== Exercise requirements ==
In full and without error, repeat the entries below.
══════════
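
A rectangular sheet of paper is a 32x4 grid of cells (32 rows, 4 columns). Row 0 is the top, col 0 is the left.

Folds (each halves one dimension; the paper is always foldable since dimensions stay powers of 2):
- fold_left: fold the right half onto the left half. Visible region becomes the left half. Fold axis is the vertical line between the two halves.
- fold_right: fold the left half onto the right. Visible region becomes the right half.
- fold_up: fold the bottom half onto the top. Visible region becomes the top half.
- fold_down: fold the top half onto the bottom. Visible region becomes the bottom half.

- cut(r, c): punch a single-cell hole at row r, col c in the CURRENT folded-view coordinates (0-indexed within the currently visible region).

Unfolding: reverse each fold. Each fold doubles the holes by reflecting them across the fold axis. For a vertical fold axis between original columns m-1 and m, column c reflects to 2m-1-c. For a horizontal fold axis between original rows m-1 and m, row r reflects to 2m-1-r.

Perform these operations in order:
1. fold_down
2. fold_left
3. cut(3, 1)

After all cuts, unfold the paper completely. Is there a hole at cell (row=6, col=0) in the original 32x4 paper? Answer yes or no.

Answer: no

Derivation:
Op 1 fold_down: fold axis h@16; visible region now rows[16,32) x cols[0,4) = 16x4
Op 2 fold_left: fold axis v@2; visible region now rows[16,32) x cols[0,2) = 16x2
Op 3 cut(3, 1): punch at orig (19,1); cuts so far [(19, 1)]; region rows[16,32) x cols[0,2) = 16x2
Unfold 1 (reflect across v@2): 2 holes -> [(19, 1), (19, 2)]
Unfold 2 (reflect across h@16): 4 holes -> [(12, 1), (12, 2), (19, 1), (19, 2)]
Holes: [(12, 1), (12, 2), (19, 1), (19, 2)]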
══════════
== Response to the task ==
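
A rectangular sheet of paper is a 32x4 grid of cells (32 rows, 4 columns). Row 0 is the top, col 0 is the left.

Folds (each halves one dimension; the paper is always foldable since dimensions stay powers of 2):
- fold_left: fold the right half onto the left half. Visible region becomes the left half. Fold axis is the vertical line between the two halves.
- fold_right: fold the left half onto the right. Visible region becomes the right half.
- fold_up: fold the bottom half onto the top. Visible region becomes the top half.
- fold_down: fold the top half onto the bottom. Visible region becomes the bottom half.

- cut(r, c): punch a single-cell hole at row r, col c in the CURRENT folded-view coordinates (0-indexed within the currently visible region).

Unfolding: reverse each fold. Each fold doubles the holes by reflecting them across the fold axis. For a vertical fold axis between original columns m-1 and m, column c reflects to 2m-1-c. For a horizontal fold axis between original rows m-1 and m, row r reflects to 2m-1-r.

Perform these operations in order:
1. fold_down
2. fold_left
3. cut(3, 1)

After all cuts, unfold the paper completely. Is there a hole at cell (row=6, col=0) in the original 32x4 paper? Answer yes or no.

Answer: no

Derivation:
Op 1 fold_down: fold axis h@16; visible region now rows[16,32) x cols[0,4) = 16x4
Op 2 fold_left: fold axis v@2; visible region now rows[16,32) x cols[0,2) = 16x2
Op 3 cut(3, 1): punch at orig (19,1); cuts so far [(19, 1)]; region rows[16,32) x cols[0,2) = 16x2
Unfold 1 (reflect across v@2): 2 holes -> [(19, 1), (19, 2)]
Unfold 2 (reflect across h@16): 4 holes -> [(12, 1), (12, 2), (19, 1), (19, 2)]
Holes: [(12, 1), (12, 2), (19, 1), (19, 2)]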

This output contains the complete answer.